* What to work on:
I'd like an exact copy of every line from the start of the entries below through the line containing "The valuation at each world is: V(a)", please.

* Data shown:
↓

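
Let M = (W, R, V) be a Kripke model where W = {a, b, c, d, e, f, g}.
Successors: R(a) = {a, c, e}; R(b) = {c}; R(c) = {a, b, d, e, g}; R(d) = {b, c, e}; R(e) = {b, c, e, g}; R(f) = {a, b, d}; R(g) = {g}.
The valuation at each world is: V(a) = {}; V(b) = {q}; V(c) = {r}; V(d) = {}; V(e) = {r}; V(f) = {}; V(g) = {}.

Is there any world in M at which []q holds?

No

Let φ = []q. Evaluate φ at each world:
  a (successors {a, c, e}): φ is false.
  b (successors {c}): φ is false.
  c (successors {a, b, d, e, g}): φ is false.
  d (successors {b, c, e}): φ is false.
  e (successors {b, c, e, g}): φ is false.
  f (successors {a, b, d}): φ is false.
  g (successors {g}): φ is false.
For instance, at a:
  At a: []q requires q at every successor {a, c, e}.
    q fails at a, so []q is false at a.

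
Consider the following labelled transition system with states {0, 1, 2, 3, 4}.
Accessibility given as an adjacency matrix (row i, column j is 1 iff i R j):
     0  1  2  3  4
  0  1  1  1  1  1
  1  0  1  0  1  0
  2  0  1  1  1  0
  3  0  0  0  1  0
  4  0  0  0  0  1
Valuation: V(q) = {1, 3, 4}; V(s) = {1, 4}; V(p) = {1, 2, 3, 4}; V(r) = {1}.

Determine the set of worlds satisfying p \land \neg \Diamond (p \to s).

Let φ = p \land \neg \Diamond (p \to s). Evaluate φ at each world:
  0 (successors {0, 1, 2, 3, 4}): φ is false.
  1 (successors {1, 3}): φ is false.
  2 (successors {1, 2, 3}): φ is false.
  3 (successors {3}): φ is true.
  4 (successors {4}): φ is false.
For instance, at 0:
  At 0: p is false, \neg \Diamond (p \to s) is false, so p \land \neg \Diamond (p \to s) is false.
    At 0: \Diamond (p \to s) is true, so \neg \Diamond (p \to s) is false.
      At 0: \Diamond (p \to s) requires p \to s at some successor in {0, 1, 2, 3, 4}.
        p \to s holds at 0, so \Diamond (p \to s) is true at 0.
Satisfying worlds: {3}

3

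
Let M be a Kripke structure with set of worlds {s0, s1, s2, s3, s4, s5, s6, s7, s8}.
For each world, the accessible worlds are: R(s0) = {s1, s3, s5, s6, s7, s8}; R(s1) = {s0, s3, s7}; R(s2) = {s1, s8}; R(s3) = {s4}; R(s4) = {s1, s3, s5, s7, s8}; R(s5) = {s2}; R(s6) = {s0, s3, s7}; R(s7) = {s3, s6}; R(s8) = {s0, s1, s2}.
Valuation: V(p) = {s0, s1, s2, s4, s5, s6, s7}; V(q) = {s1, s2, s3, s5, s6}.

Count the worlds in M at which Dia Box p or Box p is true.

9

Recall that Box ψ holds at a world iff ψ holds at every accessible world, and Dia ψ holds iff ψ holds at some accessible world.
Let φ = Dia Box p or Box p. Evaluate φ at each world:
  s0 (successors {s1, s3, s5, s6, s7, s8}): φ is true.
  s1 (successors {s0, s3, s7}): φ is true.
  s2 (successors {s1, s8}): φ is true.
  s3 (successors {s4}): φ is true.
  s4 (successors {s1, s3, s5, s7, s8}): φ is true.
  s5 (successors {s2}): φ is true.
  s6 (successors {s0, s3, s7}): φ is true.
  s7 (successors {s3, s6}): φ is true.
  s8 (successors {s0, s1, s2}): φ is true.
For instance, at s3:
  At s3: Dia Box p is false, Box p is true, so Dia Box p or Box p is true.
    At s3: Dia Box p requires Box p at some successor in {s4}.
      At s4: Box p is false.
    So Dia Box p is false at s3.
    At s3: Box p requires p at every successor {s4}.
      At s4: p is true.
    So Box p is true at s3.
Satisfying worlds: {s0, s1, s2, s3, s4, s5, s6, s7, s8}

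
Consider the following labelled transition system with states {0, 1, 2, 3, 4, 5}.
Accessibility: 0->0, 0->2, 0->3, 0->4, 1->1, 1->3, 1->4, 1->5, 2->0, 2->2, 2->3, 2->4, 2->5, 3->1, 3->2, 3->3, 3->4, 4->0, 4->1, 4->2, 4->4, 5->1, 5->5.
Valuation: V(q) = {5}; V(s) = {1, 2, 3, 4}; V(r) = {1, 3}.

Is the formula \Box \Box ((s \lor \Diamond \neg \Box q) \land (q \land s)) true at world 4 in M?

At 4: \Box \Box ((s \lor \Diamond \neg \Box q) \land (q \land s)) requires \Box ((s \lor \Diamond \neg \Box q) \land (q \land s)) at every successor {0, 1, 2, 4}.
  \Box ((s \lor \Diamond \neg \Box q) \land (q \land s)) fails at 0, so \Box \Box ((s \lor \Diamond \neg \Box q) \land (q \land s)) is false at 4.
    At 0: \Box ((s \lor \Diamond \neg \Box q) \land (q \land s)) requires (s \lor \Diamond \neg \Box q) \land (q \land s) at every successor {0, 2, 3, 4}.
      (s \lor \Diamond \neg \Box q) \land (q \land s) fails at 0, so \Box ((s \lor \Diamond \neg \Box q) \land (q \land s)) is false at 0.

No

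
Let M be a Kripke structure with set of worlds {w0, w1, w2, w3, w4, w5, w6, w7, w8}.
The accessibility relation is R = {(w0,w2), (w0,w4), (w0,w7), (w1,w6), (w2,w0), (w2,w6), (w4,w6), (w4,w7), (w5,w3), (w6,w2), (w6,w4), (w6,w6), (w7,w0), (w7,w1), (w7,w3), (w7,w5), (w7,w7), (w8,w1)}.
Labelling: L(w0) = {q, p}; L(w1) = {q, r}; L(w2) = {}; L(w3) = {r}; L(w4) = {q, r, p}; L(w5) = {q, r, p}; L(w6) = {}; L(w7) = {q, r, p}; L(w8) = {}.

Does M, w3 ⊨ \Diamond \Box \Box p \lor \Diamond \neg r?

At w3: \Diamond \Box \Box p is false, \Diamond \neg r is false, so \Diamond \Box \Box p \lor \Diamond \neg r is false.
  At w3: no accessible worlds, so \Diamond \Box \Box p is false.
  At w3: no accessible worlds, so \Diamond \neg r is false.

No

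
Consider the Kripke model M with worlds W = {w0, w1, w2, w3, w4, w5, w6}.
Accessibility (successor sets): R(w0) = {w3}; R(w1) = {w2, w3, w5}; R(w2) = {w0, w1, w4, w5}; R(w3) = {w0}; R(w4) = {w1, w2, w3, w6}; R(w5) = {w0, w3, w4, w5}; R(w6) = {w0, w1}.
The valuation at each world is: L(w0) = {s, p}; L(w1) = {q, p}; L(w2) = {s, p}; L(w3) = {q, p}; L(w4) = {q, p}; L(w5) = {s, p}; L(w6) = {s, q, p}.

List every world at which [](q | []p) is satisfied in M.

Let φ = [](q | []p). Evaluate φ at each world:
  w0 (successors {w3}): φ is true.
  w1 (successors {w2, w3, w5}): φ is true.
  w2 (successors {w0, w1, w4, w5}): φ is true.
  w3 (successors {w0}): φ is true.
  w4 (successors {w1, w2, w3, w6}): φ is true.
  w5 (successors {w0, w3, w4, w5}): φ is true.
  w6 (successors {w0, w1}): φ is true.
For instance, at w3:
  At w3: [](q | []p) requires q | []p at every successor {w0}.
      At w0: q is false, []p is true, so q | []p is true.
  So [](q | []p) is true at w3.
Satisfying worlds: {w0, w1, w2, w3, w4, w5, w6}

w0, w1, w2, w3, w4, w5, w6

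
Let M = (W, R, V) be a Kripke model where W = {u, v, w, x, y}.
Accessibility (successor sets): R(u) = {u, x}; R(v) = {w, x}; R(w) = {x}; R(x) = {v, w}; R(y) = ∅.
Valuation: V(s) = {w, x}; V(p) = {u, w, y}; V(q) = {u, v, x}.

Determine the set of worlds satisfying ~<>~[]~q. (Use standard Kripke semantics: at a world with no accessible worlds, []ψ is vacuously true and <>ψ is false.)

y

Let φ = ~<>~[]~q. Evaluate φ at each world:
  u (successors {u, x}): φ is false.
  v (successors {w, x}): φ is false.
  w (successors {x}): φ is false.
  x (successors {v, w}): φ is false.
  y (successors ∅): φ is true.
For instance, at u:
  At u: <>~[]~q is true, so ~<>~[]~q is false.
    At u: <>~[]~q requires ~[]~q at some successor in {u, x}.
      ~[]~q holds at u, so <>~[]~q is true at u.
Satisfying worlds: {y}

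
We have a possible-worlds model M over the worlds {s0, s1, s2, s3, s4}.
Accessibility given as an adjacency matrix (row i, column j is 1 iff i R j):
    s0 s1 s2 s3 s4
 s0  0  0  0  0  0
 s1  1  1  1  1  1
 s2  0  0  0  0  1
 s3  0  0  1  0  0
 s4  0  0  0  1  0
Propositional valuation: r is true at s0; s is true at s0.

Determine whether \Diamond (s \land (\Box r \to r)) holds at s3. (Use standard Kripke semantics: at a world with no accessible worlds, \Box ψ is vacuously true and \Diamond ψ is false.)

At s3: \Diamond (s \land (\Box r \to r)) requires s \land (\Box r \to r) at some successor in {s2}.
  At s2: s \land (\Box r \to r) is false.
So \Diamond (s \land (\Box r \to r)) is false at s3.

No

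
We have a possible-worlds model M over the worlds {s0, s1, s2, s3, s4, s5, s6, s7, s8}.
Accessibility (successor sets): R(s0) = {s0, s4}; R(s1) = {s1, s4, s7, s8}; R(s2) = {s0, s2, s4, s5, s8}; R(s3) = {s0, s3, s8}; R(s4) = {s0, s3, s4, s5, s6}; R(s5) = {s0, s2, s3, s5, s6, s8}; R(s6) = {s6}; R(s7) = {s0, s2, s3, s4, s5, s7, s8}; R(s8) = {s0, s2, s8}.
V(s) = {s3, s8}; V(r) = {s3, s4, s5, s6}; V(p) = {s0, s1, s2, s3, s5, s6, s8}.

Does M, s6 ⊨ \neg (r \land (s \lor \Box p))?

No

Recall that \Box ψ holds at a world iff ψ holds at every accessible world, and \Diamond ψ holds iff ψ holds at some accessible world.
At s6: r \land (s \lor \Box p) is true, so \neg (r \land (s \lor \Box p)) is false.
  At s6: r is true, s \lor \Box p is true, so r \land (s \lor \Box p) is true.
    At s6: s is false, \Box p is true, so s \lor \Box p is true.
      At s6: \Box p requires p at every successor {s6}.
        At s6: p is true.
      So \Box p is true at s6.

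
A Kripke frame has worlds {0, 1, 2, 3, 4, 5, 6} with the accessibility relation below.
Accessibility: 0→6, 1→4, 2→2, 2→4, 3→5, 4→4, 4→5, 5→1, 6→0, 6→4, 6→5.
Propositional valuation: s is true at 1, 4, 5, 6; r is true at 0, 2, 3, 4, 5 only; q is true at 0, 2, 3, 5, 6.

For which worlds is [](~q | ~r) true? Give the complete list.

Let φ = [](~q | ~r). Evaluate φ at each world:
  0 (successors {6}): φ is true.
  1 (successors {4}): φ is true.
  2 (successors {2, 4}): φ is false.
  3 (successors {5}): φ is false.
  4 (successors {4, 5}): φ is false.
  5 (successors {1}): φ is true.
  6 (successors {0, 4, 5}): φ is false.
For instance, at 2:
  At 2: [](~q | ~r) requires ~q | ~r at every successor {2, 4}.
    ~q | ~r fails at 2, so [](~q | ~r) is false at 2.
Satisfying worlds: {0, 1, 5}

0, 1, 5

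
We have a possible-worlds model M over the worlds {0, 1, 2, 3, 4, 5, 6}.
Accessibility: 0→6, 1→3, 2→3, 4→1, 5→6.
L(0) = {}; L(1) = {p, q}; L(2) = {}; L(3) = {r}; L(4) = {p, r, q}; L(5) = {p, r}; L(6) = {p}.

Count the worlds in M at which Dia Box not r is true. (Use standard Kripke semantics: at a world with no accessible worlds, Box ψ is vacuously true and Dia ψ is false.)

4

Let φ = Dia Box not r. Evaluate φ at each world:
  0 (successors {6}): φ is true.
  1 (successors {3}): φ is true.
  2 (successors {3}): φ is true.
  3 (successors ∅): φ is false.
  4 (successors {1}): φ is false.
  5 (successors {6}): φ is true.
  6 (successors ∅): φ is false.
For instance, at 0:
  At 0: Dia Box not r requires Box not r at some successor in {6}.
    Box not r holds at 6, so Dia Box not r is true at 0.
      At 6: no accessible worlds, so Box not r holds vacuously.
Satisfying worlds: {0, 1, 2, 5}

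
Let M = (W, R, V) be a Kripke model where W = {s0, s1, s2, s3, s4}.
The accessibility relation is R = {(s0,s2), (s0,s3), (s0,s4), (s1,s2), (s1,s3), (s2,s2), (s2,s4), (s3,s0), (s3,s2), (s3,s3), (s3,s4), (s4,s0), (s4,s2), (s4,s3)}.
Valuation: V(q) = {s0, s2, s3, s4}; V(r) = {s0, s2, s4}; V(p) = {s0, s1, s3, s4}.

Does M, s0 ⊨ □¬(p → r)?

At s0: □¬(p → r) requires ¬(p → r) at every successor {s2, s3, s4}.
  ¬(p → r) fails at s2, so □¬(p → r) is false at s0.

No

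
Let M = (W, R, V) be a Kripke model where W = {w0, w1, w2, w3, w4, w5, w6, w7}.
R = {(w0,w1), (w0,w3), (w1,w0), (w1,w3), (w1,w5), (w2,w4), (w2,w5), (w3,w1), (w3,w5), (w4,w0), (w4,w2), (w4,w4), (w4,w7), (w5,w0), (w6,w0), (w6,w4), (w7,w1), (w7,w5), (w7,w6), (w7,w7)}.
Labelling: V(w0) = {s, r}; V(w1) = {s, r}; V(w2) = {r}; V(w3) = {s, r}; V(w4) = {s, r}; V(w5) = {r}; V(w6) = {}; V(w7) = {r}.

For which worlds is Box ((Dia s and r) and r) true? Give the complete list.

w0, w1, w2, w3, w4, w5, w6

Let φ = Box ((Dia s and r) and r). Evaluate φ at each world:
  w0 (successors {w1, w3}): φ is true.
  w1 (successors {w0, w3, w5}): φ is true.
  w2 (successors {w4, w5}): φ is true.
  w3 (successors {w1, w5}): φ is true.
  w4 (successors {w0, w2, w4, w7}): φ is true.
  w5 (successors {w0}): φ is true.
  w6 (successors {w0, w4}): φ is true.
  w7 (successors {w1, w5, w6, w7}): φ is false.
For instance, at w6:
  At w6: Box ((Dia s and r) and r) requires (Dia s and r) and r at every successor {w0, w4}.
      At w0: Dia s and r is true, r is true, so (Dia s and r) and r is true.
      At w4: Dia s and r is true, r is true, so (Dia s and r) and r is true.
  So Box ((Dia s and r) and r) is true at w6.
Satisfying worlds: {w0, w1, w2, w3, w4, w5, w6}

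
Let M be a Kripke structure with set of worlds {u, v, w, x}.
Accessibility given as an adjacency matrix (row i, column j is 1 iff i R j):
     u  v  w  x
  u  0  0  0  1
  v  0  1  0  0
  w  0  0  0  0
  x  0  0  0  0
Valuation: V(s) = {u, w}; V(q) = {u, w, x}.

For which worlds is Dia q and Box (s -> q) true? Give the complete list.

u

Recall that Box ψ holds at a world iff ψ holds at every accessible world, and Dia ψ holds iff ψ holds at some accessible world.
Let φ = Dia q and Box (s -> q). Evaluate φ at each world:
  u (successors {x}): φ is true.
  v (successors {v}): φ is false.
  w (successors ∅): φ is false.
  x (successors ∅): φ is false.
For instance, at u:
  At u: Dia q is true, Box (s -> q) is true, so Dia q and Box (s -> q) is true.
    At u: Dia q requires q at some successor in {x}.
      q holds at x, so Dia q is true at u.
    At u: Box (s -> q) requires s -> q at every successor {x}.
      At x: s -> q is true.
    So Box (s -> q) is true at u.
Satisfying worlds: {u}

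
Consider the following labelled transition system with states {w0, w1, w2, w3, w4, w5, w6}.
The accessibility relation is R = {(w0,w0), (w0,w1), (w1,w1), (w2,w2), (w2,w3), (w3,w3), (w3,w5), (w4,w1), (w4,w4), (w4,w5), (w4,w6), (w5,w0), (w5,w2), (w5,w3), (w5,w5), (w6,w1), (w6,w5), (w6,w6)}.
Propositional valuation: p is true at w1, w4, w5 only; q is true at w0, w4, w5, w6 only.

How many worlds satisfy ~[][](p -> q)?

Recall that []ψ holds at a world iff ψ holds at every accessible world, and <>ψ holds iff ψ holds at some accessible world.
Let φ = ~[][](p -> q). Evaluate φ at each world:
  w0 (successors {w0, w1}): φ is true.
  w1 (successors {w1}): φ is true.
  w2 (successors {w2, w3}): φ is false.
  w3 (successors {w3, w5}): φ is false.
  w4 (successors {w1, w4, w5, w6}): φ is true.
  w5 (successors {w0, w2, w3, w5}): φ is true.
  w6 (successors {w1, w5, w6}): φ is true.
For instance, at w0:
  At w0: [][](p -> q) is false, so ~[][](p -> q) is true.
    At w0: [][](p -> q) requires [](p -> q) at every successor {w0, w1}.
      [](p -> q) fails at w0, so [][](p -> q) is false at w0.
Satisfying worlds: {w0, w1, w4, w5, w6}

5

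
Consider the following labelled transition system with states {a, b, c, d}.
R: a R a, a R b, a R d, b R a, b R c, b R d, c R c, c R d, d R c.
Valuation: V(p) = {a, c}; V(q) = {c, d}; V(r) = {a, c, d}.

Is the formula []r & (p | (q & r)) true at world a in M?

At a: []r is false, p | (q & r) is true, so []r & (p | (q & r)) is false.
  At a: []r requires r at every successor {a, b, d}.
    r fails at b, so []r is false at a.

No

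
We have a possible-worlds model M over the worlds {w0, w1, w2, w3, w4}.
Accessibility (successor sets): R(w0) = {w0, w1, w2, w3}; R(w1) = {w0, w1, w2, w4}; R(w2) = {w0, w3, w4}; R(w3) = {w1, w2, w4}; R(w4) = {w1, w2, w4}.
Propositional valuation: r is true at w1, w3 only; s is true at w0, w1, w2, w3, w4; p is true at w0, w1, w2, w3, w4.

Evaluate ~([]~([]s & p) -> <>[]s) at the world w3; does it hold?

No

At w3: []~([]s & p) -> <>[]s is true, so ~([]~([]s & p) -> <>[]s) is false.
  At w3: []~([]s & p) is false, <>[]s is true, so []~([]s & p) -> <>[]s is true.
    At w3: []~([]s & p) requires ~([]s & p) at every successor {w1, w2, w4}.
      ~([]s & p) fails at w1, so []~([]s & p) is false at w3.
    At w3: <>[]s requires []s at some successor in {w1, w2, w4}.
      []s holds at w1, so <>[]s is true at w3.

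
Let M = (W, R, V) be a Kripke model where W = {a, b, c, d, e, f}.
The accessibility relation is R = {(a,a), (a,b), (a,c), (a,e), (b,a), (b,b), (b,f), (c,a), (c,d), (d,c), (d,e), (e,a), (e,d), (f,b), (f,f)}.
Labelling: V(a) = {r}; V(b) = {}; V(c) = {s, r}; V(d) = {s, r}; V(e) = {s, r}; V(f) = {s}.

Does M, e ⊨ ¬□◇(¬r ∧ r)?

At e: □◇(¬r ∧ r) is false, so ¬□◇(¬r ∧ r) is true.
  At e: □◇(¬r ∧ r) requires ◇(¬r ∧ r) at every successor {a, d}.
    ◇(¬r ∧ r) fails at a, so □◇(¬r ∧ r) is false at e.
      At a: ◇(¬r ∧ r) requires ¬r ∧ r at some successor in {a, b, c, e}.
        At a: ¬r ∧ r is false.
        At b: ¬r ∧ r is false.
        At c: ¬r ∧ r is false.
        At e: ¬r ∧ r is false.
      So ◇(¬r ∧ r) is false at a.

Yes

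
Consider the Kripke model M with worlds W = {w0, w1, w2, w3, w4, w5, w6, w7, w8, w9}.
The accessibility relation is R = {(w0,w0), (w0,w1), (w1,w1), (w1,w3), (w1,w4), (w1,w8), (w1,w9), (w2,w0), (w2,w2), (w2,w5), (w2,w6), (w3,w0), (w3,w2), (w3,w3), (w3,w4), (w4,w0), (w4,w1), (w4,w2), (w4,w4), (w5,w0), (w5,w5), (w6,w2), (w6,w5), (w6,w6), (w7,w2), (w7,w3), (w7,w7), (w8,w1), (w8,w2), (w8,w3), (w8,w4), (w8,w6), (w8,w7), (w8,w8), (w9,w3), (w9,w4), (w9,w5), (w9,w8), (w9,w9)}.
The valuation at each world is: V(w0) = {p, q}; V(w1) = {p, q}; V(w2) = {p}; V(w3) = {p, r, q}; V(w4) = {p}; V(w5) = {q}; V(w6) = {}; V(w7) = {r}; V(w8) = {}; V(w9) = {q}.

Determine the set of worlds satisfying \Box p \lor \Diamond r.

w0, w1, w3, w4, w7, w8, w9

Let φ = \Box p \lor \Diamond r. Evaluate φ at each world:
  w0 (successors {w0, w1}): φ is true.
  w1 (successors {w1, w3, w4, w8, w9}): φ is true.
  w2 (successors {w0, w2, w5, w6}): φ is false.
  w3 (successors {w0, w2, w3, w4}): φ is true.
  w4 (successors {w0, w1, w2, w4}): φ is true.
  w5 (successors {w0, w5}): φ is false.
  w6 (successors {w2, w5, w6}): φ is false.
  w7 (successors {w2, w3, w7}): φ is true.
  w8 (successors {w1, w2, w3, w4, w6, w7, w8}): φ is true.
  w9 (successors {w3, w4, w5, w8, w9}): φ is true.
For instance, at w8:
  At w8: \Box p is false, \Diamond r is true, so \Box p \lor \Diamond r is true.
    At w8: \Box p requires p at every successor {w1, w2, w3, w4, w6, w7, w8}.
      p fails at w6, so \Box p is false at w8.
    At w8: \Diamond r requires r at some successor in {w1, w2, w3, w4, w6, w7, w8}.
      r holds at w3, so \Diamond r is true at w8.
Satisfying worlds: {w0, w1, w3, w4, w7, w8, w9}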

↑

* Answer for the task:
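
Let M = (W, R, V) be a Kripke model where W = {a, b, c, d, e, f, g}.
Successors: R(a) = {a, c, e}; R(b) = {c}; R(c) = {a, b, d, e, g}; R(d) = {b, c, e}; R(e) = {b, c, e, g}; R(f) = {a, b, d}; R(g) = {g}.
The valuation at each world is: V(a) = {}; V(b) = {q}; V(c) = {r}; V(d) = {}; V(e) = {r}; V(f) = {}; V(g) = {}.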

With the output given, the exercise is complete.